[Entries taken from a collection]
════
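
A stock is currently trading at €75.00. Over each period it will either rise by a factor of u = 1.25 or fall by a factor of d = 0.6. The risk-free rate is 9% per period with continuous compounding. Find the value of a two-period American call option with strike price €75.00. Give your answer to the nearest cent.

Risk-neutral probability p = (e^0.09 − 0.6)/(1.25 − 0.6) = 0.4942/0.6500 = 0.7603
Terminal stock prices: S_uu = 117.2, S_ud = 56.25, S_dd = 27
Terminal payoffs (S − K): max(42.19, 0) = 42.19, max(-18.75, 0) = 0, max(-48, 0) = 0
Node u (S = 93.75): continuation = e^(−0.09)·[0.7603·42.1875 + 0.2397·0.0000] = 29.3133; exercise value = 18.7500 ≤ continuation, so V_u = 29.3133
Node d (S = 45): continuation = e^(−0.09)·[0.7603·0.0000 + 0.2397·0.0000] = 0.0000; exercise value = 0.0000 ≤ continuation, so V_d = 0.0000
Node 0 (S = 75): continuation = e^(−0.09)·[0.7603·29.3133 + 0.2397·0.0000] = 20.3678; exercise value = 0.0000 ≤ continuation, so V_0 = 20.3678

€20.37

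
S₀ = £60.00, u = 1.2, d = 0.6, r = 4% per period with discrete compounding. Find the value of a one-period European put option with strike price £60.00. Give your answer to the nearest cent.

Risk-neutral probability p = (1 + 0.04 − 0.6)/(1.2 − 0.6) = 0.4400/0.6000 = 0.7333
Terminal stock prices: S_u = 72, S_d = 36
Terminal payoffs (K − S): max(-12, 0) = 0, max(24, 0) = 24
Node 0 (S = 60): V_0 = 1/1.04·[0.7333·0.0000 + 0.2667·24.0000] = 6.1538

£6.15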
════
TASK:
Copy the records above, keeping each line identical.

RESULT:
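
A stock is currently trading at €75.00. Over each period it will either rise by a factor of u = 1.25 or fall by a factor of d = 0.6. The risk-free rate is 9% per period with continuous compounding. Find the value of a two-period American call option with strike price €75.00. Give your answer to the nearest cent.

Risk-neutral probability p = (e^0.09 − 0.6)/(1.25 − 0.6) = 0.4942/0.6500 = 0.7603
Terminal stock prices: S_uu = 117.2, S_ud = 56.25, S_dd = 27
Terminal payoffs (S − K): max(42.19, 0) = 42.19, max(-18.75, 0) = 0, max(-48, 0) = 0
Node u (S = 93.75): continuation = e^(−0.09)·[0.7603·42.1875 + 0.2397·0.0000] = 29.3133; exercise value = 18.7500 ≤ continuation, so V_u = 29.3133
Node d (S = 45): continuation = e^(−0.09)·[0.7603·0.0000 + 0.2397·0.0000] = 0.0000; exercise value = 0.0000 ≤ continuation, so V_d = 0.0000
Node 0 (S = 75): continuation = e^(−0.09)·[0.7603·29.3133 + 0.2397·0.0000] = 20.3678; exercise value = 0.0000 ≤ continuation, so V_0 = 20.3678

€20.37

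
S₀ = £60.00, u = 1.2, d = 0.6, r = 4% per period with discrete compounding. Find the value of a one-period European put option with strike price £60.00. Give your answer to the nearest cent.

Risk-neutral probability p = (1 + 0.04 − 0.6)/(1.2 − 0.6) = 0.4400/0.6000 = 0.7333
Terminal stock prices: S_u = 72, S_d = 36
Terminal payoffs (K − S): max(-12, 0) = 0, max(24, 0) = 24
Node 0 (S = 60): V_0 = 1/1.04·[0.7333·0.0000 + 0.2667·24.0000] = 6.1538

£6.15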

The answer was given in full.